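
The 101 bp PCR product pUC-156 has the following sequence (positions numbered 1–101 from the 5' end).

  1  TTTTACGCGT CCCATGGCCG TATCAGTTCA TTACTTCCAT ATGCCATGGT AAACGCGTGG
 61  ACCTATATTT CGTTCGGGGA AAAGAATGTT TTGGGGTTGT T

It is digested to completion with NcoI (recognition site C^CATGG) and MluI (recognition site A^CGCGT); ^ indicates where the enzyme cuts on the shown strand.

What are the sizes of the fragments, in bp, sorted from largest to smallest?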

> _TASK TO COMPLETE_
Set down, word for word and with no other lines, the listing from the line marked by "AAAGAATGTT TTGGGGTTGT T" through its final line.

> _RESPONSE TO THE EXERCISE_
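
 61  ACCTATATTT CGTTCGGGGA AAAGAATGTT TTGGGGTTGT T

It is digested to completion with NcoI (recognition site C^CATGG) and MluI (recognition site A^CGCGT); ^ indicates where the enzyme cuts on the shown strand.

What are the sizes of the fragments, in bp, sorted from largest to smallest?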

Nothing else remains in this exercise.